• _Your instructions_
Starting from the line containing "Let a = 9. What is -80*(-5 + Z), if Z = 14*a?", write out the rest of the entries exactly, through the final line, including nothing else.

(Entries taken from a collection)
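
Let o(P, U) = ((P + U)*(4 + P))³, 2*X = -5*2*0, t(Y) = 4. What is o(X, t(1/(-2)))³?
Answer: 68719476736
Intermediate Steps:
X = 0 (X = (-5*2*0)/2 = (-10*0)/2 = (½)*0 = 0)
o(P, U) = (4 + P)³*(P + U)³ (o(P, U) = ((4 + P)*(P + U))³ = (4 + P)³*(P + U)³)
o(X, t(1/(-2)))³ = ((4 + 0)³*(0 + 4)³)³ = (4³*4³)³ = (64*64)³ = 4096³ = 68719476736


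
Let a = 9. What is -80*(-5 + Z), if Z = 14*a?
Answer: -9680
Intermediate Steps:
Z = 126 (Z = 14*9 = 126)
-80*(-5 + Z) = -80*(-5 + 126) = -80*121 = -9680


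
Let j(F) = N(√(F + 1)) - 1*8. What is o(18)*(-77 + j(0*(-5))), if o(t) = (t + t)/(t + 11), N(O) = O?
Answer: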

• _Expected answer_
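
Let a = 9. What is -80*(-5 + Z), if Z = 14*a?
Answer: -9680
Intermediate Steps:
Z = 126 (Z = 14*9 = 126)
-80*(-5 + Z) = -80*(-5 + 126) = -80*121 = -9680


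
Let j(F) = N(√(F + 1)) - 1*8. What is o(18)*(-77 + j(0*(-5))), if o(t) = (t + t)/(t + 11), N(O) = O?
Answer: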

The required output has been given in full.